[Stored items]
○ ○ ○
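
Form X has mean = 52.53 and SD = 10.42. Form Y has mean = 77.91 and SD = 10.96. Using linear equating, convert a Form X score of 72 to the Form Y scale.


slope = SD_Y / SD_X = 10.96 / 10.42 ~ 1.0518
intercept = mean_Y - slope * mean_X = 77.91 - (10.96 / 10.42) * 52.53 ~ 22.6577
Y = slope * X + intercept. To avoid rounding drift from the rounded slope/intercept, evaluate the equivalent form Y = mean_Y + SD_Y * (X - mean_X) / SD_X at full precision:
Y = 77.91 + 10.96 * (72 - 52.53) / 10.42
Y = 77.91 + 10.96 * 19.47 / 10.42
Y = 77.91 + 213.3912 / 10.42
Y = 77.91 + 20.479
Y = 98.389

98.389


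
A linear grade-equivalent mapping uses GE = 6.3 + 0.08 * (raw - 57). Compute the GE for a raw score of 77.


raw - median = 77 - 57 = 20
slope * diff = 0.08 * 20 = 1.6
GE = 6.3 + 1.6
GE = 7.9

7.9


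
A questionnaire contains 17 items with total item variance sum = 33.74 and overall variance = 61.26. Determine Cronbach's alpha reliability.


alpha = (k/(k-1)) * (1 - sum(si^2)/s_total^2)
= (17/16) * (1 - 33.74/61.26)
alpha = 0.4773

0.4773


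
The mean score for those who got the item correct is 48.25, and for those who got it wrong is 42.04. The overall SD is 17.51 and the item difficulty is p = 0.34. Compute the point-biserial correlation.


q = 1 - p = 0.66
rpb = ((M1 - M0) / SD) * sqrt(p * q)
rpb = ((48.25 - 42.04) / 17.51) * sqrt(0.34 * 0.66)
rpb = 0.168

0.168


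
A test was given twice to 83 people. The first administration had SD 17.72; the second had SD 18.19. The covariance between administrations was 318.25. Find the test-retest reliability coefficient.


r = cov(X,Y) / (SD_X * SD_Y)
r = 318.25 / (17.72 * 18.19)
r = 318.25 / 322.3268
r = 0.9874

0.9874


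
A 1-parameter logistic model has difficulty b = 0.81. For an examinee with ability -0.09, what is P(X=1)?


theta - b = -0.09 - 0.81 = -0.9
exp(-(theta - b)) = exp(0.9) = 2.4596
P = 1 / (1 + 2.4596)
P = 0.2891

0.2891


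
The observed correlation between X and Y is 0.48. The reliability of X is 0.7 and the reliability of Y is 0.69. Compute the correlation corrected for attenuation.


r_corrected = rxy / sqrt(rxx * ryy)
= 0.48 / sqrt(0.7 * 0.69)
= 0.48 / sqrt(0.483)
= 0.48 / 0.694982
r_corrected = 0.6907

0.6907


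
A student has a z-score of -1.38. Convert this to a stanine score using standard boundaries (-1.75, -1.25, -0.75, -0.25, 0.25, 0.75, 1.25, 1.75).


Stanine boundaries: [-1.75, -1.25, -0.75, -0.25, 0.25, 0.75, 1.25, 1.75]
z = -1.38
Check each boundary:
  z >= -1.75 -> could be stanine 2
  z < -1.25
  z < -0.75
  z < -0.25
  z < 0.25
  z < 0.75
  z < 1.25
  z < 1.75
Highest qualifying boundary gives stanine = 2

2


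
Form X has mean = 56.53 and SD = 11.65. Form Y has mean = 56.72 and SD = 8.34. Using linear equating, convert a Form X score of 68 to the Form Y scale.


slope = SD_Y / SD_X = 8.34 / 11.65 ~ 0.7159
intercept = mean_Y - slope * mean_X = 56.72 - (8.34 / 11.65) * 56.53 ~ 16.2513
Y = slope * X + intercept. To avoid rounding drift from the rounded slope/intercept, evaluate the equivalent form Y = mean_Y + SD_Y * (X - mean_X) / SD_X at full precision:
Y = 56.72 + 8.34 * (68 - 56.53) / 11.65
Y = 56.72 + 8.34 * 11.47 / 11.65
Y = 56.72 + 95.6598 / 11.65
Y = 56.72 + 8.2111
Y = 64.9311

64.9311


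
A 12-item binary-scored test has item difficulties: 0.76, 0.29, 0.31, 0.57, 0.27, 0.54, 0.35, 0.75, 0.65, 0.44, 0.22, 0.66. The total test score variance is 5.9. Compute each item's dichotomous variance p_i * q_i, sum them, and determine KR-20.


For each item, compute p_i * q_i:
  Item 1: 0.76 * 0.24 = 0.1824
  Item 2: 0.29 * 0.71 = 0.2059
  Item 3: 0.31 * 0.69 = 0.2139
  Item 4: 0.57 * 0.43 = 0.2451
  Item 5: 0.27 * 0.73 = 0.1971
  Item 6: 0.54 * 0.46 = 0.2484
  Item 7: 0.35 * 0.65 = 0.2275
  Item 8: 0.75 * 0.25 = 0.1875
  Item 9: 0.65 * 0.35 = 0.2275
  Item 10: 0.44 * 0.56 = 0.2464
  Item 11: 0.22 * 0.78 = 0.1716
  Item 12: 0.66 * 0.34 = 0.2244
Sum(p_i * q_i) = 0.1824 + 0.2059 + 0.2139 + 0.2451 + 0.1971 + 0.2484 + 0.2275 + 0.1875 + 0.2275 + 0.2464 + 0.1716 + 0.2244 = 2.5777
KR-20 = (k/(k-1)) * (1 - Sum(p_i*q_i) / Var_total)
= (12/11) * (1 - 2.5777/5.9)
= 1.0909 * 0.5631
KR-20 = 0.6143

0.6143


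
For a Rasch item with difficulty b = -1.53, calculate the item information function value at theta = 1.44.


P = 1/(1+exp(-(1.44--1.53))) = 0.9512
I = P*(1-P) = 0.9512 * 0.0488
I = 0.0464

0.0464


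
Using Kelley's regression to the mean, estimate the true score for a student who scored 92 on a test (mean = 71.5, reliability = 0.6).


T_est = rxx * X + (1 - rxx) * mean
T_est = 0.6 * 92 + 0.4 * 71.5
T_est = 55.2 + 28.6
T_est = 83.8

83.8


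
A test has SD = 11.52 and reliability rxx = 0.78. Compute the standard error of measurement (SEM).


SEM = SD * sqrt(1 - rxx)
SEM = 11.52 * sqrt(1 - 0.78)
SEM = 11.52 * sqrt(0.22) = 11.52 * 0.469042
SEM = 5.4034

5.4034


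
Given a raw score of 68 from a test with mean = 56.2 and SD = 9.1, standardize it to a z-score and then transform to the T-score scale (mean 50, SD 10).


z = (X - mean) / SD = (68 - 56.2) / 9.1
z = 11.8 / 9.1
z = 1.2967
T-score = T = 50 + 10z
Carry z at full precision (z = 11.8 / 9.1) into the conversion:
T-score = 50 + 10 * (11.8 / 9.1) = 50 + 118 / 9.1
T-score = 50 + 12.967
T-score = 62.967

62.967


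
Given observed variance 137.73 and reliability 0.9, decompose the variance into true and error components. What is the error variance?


var_true = rxx * var_obs = 0.9 * 137.73 = 123.957
var_error = var_obs - var_true
var_error = 137.73 - 123.957
var_error = 13.773

13.773


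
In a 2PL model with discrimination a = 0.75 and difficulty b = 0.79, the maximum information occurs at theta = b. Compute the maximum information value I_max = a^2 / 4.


For 2PL, max info at theta = b = 0.79
I_max = a^2 / 4 = 0.75^2 / 4
= 0.5625 / 4
I_max = 0.1406

0.1406


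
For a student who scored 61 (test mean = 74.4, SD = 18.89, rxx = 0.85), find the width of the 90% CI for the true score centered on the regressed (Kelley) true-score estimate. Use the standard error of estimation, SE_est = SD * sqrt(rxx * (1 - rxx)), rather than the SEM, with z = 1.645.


True score estimate = 0.85*61 + 0.15*74.4 = 63.01
SE_est = SD * sqrt(rxx * (1 - rxx)) = 18.89 * sqrt(0.85 * 0.15) = 18.89 * sqrt(0.1275) = 6.745079
CI = T_est +/- z * SE_est, so width = 2 * z * SE_est = 2 * 1.645 * 6.745079
Width = 22.1913

22.1913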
○ ○ ○
YOUR GOAL
All records are to be written out exactly.

EXERCISE ANSWER
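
Form X has mean = 52.53 and SD = 10.42. Form Y has mean = 77.91 and SD = 10.96. Using linear equating, convert a Form X score of 72 to the Form Y scale.


slope = SD_Y / SD_X = 10.96 / 10.42 ~ 1.0518
intercept = mean_Y - slope * mean_X = 77.91 - (10.96 / 10.42) * 52.53 ~ 22.6577
Y = slope * X + intercept. To avoid rounding drift from the rounded slope/intercept, evaluate the equivalent form Y = mean_Y + SD_Y * (X - mean_X) / SD_X at full precision:
Y = 77.91 + 10.96 * (72 - 52.53) / 10.42
Y = 77.91 + 10.96 * 19.47 / 10.42
Y = 77.91 + 213.3912 / 10.42
Y = 77.91 + 20.479
Y = 98.389

98.389


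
A linear grade-equivalent mapping uses GE = 6.3 + 0.08 * (raw - 57). Compute the GE for a raw score of 77.


raw - median = 77 - 57 = 20
slope * diff = 0.08 * 20 = 1.6
GE = 6.3 + 1.6
GE = 7.9

7.9


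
A questionnaire contains 17 items with total item variance sum = 33.74 and overall variance = 61.26. Determine Cronbach's alpha reliability.


alpha = (k/(k-1)) * (1 - sum(si^2)/s_total^2)
= (17/16) * (1 - 33.74/61.26)
alpha = 0.4773

0.4773


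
The mean score for those who got the item correct is 48.25, and for those who got it wrong is 42.04. The overall SD is 17.51 and the item difficulty is p = 0.34. Compute the point-biserial correlation.


q = 1 - p = 0.66
rpb = ((M1 - M0) / SD) * sqrt(p * q)
rpb = ((48.25 - 42.04) / 17.51) * sqrt(0.34 * 0.66)
rpb = 0.168

0.168


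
A test was given twice to 83 people. The first administration had SD 17.72; the second had SD 18.19. The covariance between administrations was 318.25. Find the test-retest reliability coefficient.


r = cov(X,Y) / (SD_X * SD_Y)
r = 318.25 / (17.72 * 18.19)
r = 318.25 / 322.3268
r = 0.9874

0.9874


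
A 1-parameter logistic model has difficulty b = 0.81. For an examinee with ability -0.09, what is P(X=1)?


theta - b = -0.09 - 0.81 = -0.9
exp(-(theta - b)) = exp(0.9) = 2.4596
P = 1 / (1 + 2.4596)
P = 0.2891

0.2891


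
The observed correlation between X and Y is 0.48. The reliability of X is 0.7 and the reliability of Y is 0.69. Compute the correlation corrected for attenuation.


r_corrected = rxy / sqrt(rxx * ryy)
= 0.48 / sqrt(0.7 * 0.69)
= 0.48 / sqrt(0.483)
= 0.48 / 0.694982
r_corrected = 0.6907

0.6907


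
A student has a z-score of -1.38. Convert this to a stanine score using standard boundaries (-1.75, -1.25, -0.75, -0.25, 0.25, 0.75, 1.25, 1.75).


Stanine boundaries: [-1.75, -1.25, -0.75, -0.25, 0.25, 0.75, 1.25, 1.75]
z = -1.38
Check each boundary:
  z >= -1.75 -> could be stanine 2
  z < -1.25
  z < -0.75
  z < -0.25
  z < 0.25
  z < 0.75
  z < 1.25
  z < 1.75
Highest qualifying boundary gives stanine = 2

2


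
Form X has mean = 56.53 and SD = 11.65. Form Y has mean = 56.72 and SD = 8.34. Using linear equating, convert a Form X score of 68 to the Form Y scale.


slope = SD_Y / SD_X = 8.34 / 11.65 ~ 0.7159
intercept = mean_Y - slope * mean_X = 56.72 - (8.34 / 11.65) * 56.53 ~ 16.2513
Y = slope * X + intercept. To avoid rounding drift from the rounded slope/intercept, evaluate the equivalent form Y = mean_Y + SD_Y * (X - mean_X) / SD_X at full precision:
Y = 56.72 + 8.34 * (68 - 56.53) / 11.65
Y = 56.72 + 8.34 * 11.47 / 11.65
Y = 56.72 + 95.6598 / 11.65
Y = 56.72 + 8.2111
Y = 64.9311

64.9311


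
A 12-item binary-scored test has item difficulties: 0.76, 0.29, 0.31, 0.57, 0.27, 0.54, 0.35, 0.75, 0.65, 0.44, 0.22, 0.66. The total test score variance is 5.9. Compute each item's dichotomous variance p_i * q_i, sum them, and determine KR-20.


For each item, compute p_i * q_i:
  Item 1: 0.76 * 0.24 = 0.1824
  Item 2: 0.29 * 0.71 = 0.2059
  Item 3: 0.31 * 0.69 = 0.2139
  Item 4: 0.57 * 0.43 = 0.2451
  Item 5: 0.27 * 0.73 = 0.1971
  Item 6: 0.54 * 0.46 = 0.2484
  Item 7: 0.35 * 0.65 = 0.2275
  Item 8: 0.75 * 0.25 = 0.1875
  Item 9: 0.65 * 0.35 = 0.2275
  Item 10: 0.44 * 0.56 = 0.2464
  Item 11: 0.22 * 0.78 = 0.1716
  Item 12: 0.66 * 0.34 = 0.2244
Sum(p_i * q_i) = 0.1824 + 0.2059 + 0.2139 + 0.2451 + 0.1971 + 0.2484 + 0.2275 + 0.1875 + 0.2275 + 0.2464 + 0.1716 + 0.2244 = 2.5777
KR-20 = (k/(k-1)) * (1 - Sum(p_i*q_i) / Var_total)
= (12/11) * (1 - 2.5777/5.9)
= 1.0909 * 0.5631
KR-20 = 0.6143

0.6143


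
For a Rasch item with difficulty b = -1.53, calculate the item information function value at theta = 1.44.


P = 1/(1+exp(-(1.44--1.53))) = 0.9512
I = P*(1-P) = 0.9512 * 0.0488
I = 0.0464

0.0464


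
Using Kelley's regression to the mean, estimate the true score for a student who scored 92 on a test (mean = 71.5, reliability = 0.6).


T_est = rxx * X + (1 - rxx) * mean
T_est = 0.6 * 92 + 0.4 * 71.5
T_est = 55.2 + 28.6
T_est = 83.8

83.8


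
A test has SD = 11.52 and reliability rxx = 0.78. Compute the standard error of measurement (SEM).


SEM = SD * sqrt(1 - rxx)
SEM = 11.52 * sqrt(1 - 0.78)
SEM = 11.52 * sqrt(0.22) = 11.52 * 0.469042
SEM = 5.4034

5.4034


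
Given a raw score of 68 from a test with mean = 56.2 and SD = 9.1, standardize it to a z-score and then transform to the T-score scale (mean 50, SD 10).


z = (X - mean) / SD = (68 - 56.2) / 9.1
z = 11.8 / 9.1
z = 1.2967
T-score = T = 50 + 10z
Carry z at full precision (z = 11.8 / 9.1) into the conversion:
T-score = 50 + 10 * (11.8 / 9.1) = 50 + 118 / 9.1
T-score = 50 + 12.967
T-score = 62.967

62.967


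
Given observed variance 137.73 and reliability 0.9, decompose the variance into true and error components. What is the error variance?


var_true = rxx * var_obs = 0.9 * 137.73 = 123.957
var_error = var_obs - var_true
var_error = 137.73 - 123.957
var_error = 13.773

13.773


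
In a 2PL model with discrimination a = 0.75 and difficulty b = 0.79, the maximum information occurs at theta = b. Compute the maximum information value I_max = a^2 / 4.


For 2PL, max info at theta = b = 0.79
I_max = a^2 / 4 = 0.75^2 / 4
= 0.5625 / 4
I_max = 0.1406

0.1406


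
For a student who scored 61 (test mean = 74.4, SD = 18.89, rxx = 0.85), find the width of the 90% CI for the true score centered on the regressed (Kelley) true-score estimate. Use the standard error of estimation, SE_est = SD * sqrt(rxx * (1 - rxx)), rather than the SEM, with z = 1.645.


True score estimate = 0.85*61 + 0.15*74.4 = 63.01
SE_est = SD * sqrt(rxx * (1 - rxx)) = 18.89 * sqrt(0.85 * 0.15) = 18.89 * sqrt(0.1275) = 6.745079
CI = T_est +/- z * SE_est, so width = 2 * z * SE_est = 2 * 1.645 * 6.745079
Width = 22.1913

22.1913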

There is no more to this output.